# Exercise goal
Filter the entries below, keeping only lines with "centre".

# Provided records

■ ■ ■ ■ ■ ■ ■

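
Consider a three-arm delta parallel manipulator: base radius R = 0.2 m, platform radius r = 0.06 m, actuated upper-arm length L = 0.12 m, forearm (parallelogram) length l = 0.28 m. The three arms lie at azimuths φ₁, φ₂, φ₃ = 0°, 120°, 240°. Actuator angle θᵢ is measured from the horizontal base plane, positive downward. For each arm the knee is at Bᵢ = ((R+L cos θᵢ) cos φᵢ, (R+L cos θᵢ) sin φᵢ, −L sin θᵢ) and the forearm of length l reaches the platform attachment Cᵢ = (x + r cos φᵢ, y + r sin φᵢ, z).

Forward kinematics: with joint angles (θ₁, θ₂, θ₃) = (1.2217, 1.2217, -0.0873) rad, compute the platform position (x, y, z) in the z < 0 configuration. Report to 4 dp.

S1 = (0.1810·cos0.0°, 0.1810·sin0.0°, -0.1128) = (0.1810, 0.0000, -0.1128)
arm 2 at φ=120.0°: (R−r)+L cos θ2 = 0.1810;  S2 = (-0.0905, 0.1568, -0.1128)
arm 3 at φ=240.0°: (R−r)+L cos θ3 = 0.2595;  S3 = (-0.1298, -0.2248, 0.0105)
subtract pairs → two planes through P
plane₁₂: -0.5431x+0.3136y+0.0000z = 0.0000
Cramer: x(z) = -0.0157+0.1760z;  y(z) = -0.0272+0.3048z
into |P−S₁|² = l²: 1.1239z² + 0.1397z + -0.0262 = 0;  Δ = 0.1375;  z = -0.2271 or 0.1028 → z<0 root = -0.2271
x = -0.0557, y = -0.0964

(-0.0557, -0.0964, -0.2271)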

■ ■ ■ ■ ■ ■ ■

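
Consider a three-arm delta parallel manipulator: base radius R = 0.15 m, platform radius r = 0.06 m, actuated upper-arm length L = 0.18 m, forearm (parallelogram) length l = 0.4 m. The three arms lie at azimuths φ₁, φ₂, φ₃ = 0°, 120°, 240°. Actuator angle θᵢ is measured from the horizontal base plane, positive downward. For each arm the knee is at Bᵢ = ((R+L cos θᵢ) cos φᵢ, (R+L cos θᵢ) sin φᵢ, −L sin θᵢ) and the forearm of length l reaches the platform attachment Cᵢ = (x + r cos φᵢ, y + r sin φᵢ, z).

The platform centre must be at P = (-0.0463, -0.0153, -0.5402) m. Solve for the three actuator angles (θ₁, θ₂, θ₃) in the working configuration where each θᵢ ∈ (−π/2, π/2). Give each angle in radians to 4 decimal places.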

■ ■ ■ ■ ■ ■ ■

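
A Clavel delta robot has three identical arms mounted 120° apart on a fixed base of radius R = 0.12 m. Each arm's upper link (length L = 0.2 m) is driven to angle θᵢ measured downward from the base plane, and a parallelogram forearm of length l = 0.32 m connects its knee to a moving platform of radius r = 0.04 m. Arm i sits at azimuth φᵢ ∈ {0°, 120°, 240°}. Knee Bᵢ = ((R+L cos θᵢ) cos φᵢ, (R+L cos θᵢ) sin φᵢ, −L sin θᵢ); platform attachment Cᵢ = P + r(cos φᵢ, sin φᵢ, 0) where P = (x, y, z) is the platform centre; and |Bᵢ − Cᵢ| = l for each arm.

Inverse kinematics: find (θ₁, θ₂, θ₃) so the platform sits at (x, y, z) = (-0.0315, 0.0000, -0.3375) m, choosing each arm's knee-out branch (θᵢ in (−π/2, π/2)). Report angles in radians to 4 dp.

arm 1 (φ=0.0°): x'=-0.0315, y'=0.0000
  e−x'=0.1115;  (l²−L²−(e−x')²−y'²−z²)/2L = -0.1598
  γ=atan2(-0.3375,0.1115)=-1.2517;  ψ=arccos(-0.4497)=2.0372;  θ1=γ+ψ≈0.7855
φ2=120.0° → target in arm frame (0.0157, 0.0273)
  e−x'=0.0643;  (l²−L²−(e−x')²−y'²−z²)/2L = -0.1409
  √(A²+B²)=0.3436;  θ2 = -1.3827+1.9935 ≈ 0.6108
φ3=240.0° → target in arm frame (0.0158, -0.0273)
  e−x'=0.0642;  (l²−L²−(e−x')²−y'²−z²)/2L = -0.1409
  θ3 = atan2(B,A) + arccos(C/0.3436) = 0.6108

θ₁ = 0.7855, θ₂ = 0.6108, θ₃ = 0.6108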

■ ■ ■ ■ ■ ■ ■

# Written response
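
The platform centre must be at P = (-0.0463, -0.0153, -0.5402) m. Solve for the three actuator angles (θ₁, θ₂, θ₃) in the working configuration where each θᵢ ∈ (−π/2, π/2). Give each angle in radians to 4 decimal places.
A Clavel delta robot has three identical arms mounted 120° apart on a fixed base of radius R = 0.12 m. Each arm's upper link (length L = 0.2 m) is driven to angle θᵢ measured downward from the base plane, and a parallelogram forearm of length l = 0.32 m connects its knee to a moving platform of radius r = 0.04 m. Arm i sits at azimuth φᵢ ∈ {0°, 120°, 240°}. Knee Bᵢ = ((R+L cos θᵢ) cos φᵢ, (R+L cos θᵢ) sin φᵢ, −L sin θᵢ); platform attachment Cᵢ = P + r(cos φᵢ, sin φᵢ, 0) where P = (x, y, z) is the platform centre; and |Bᵢ − Cᵢ| = l for each arm.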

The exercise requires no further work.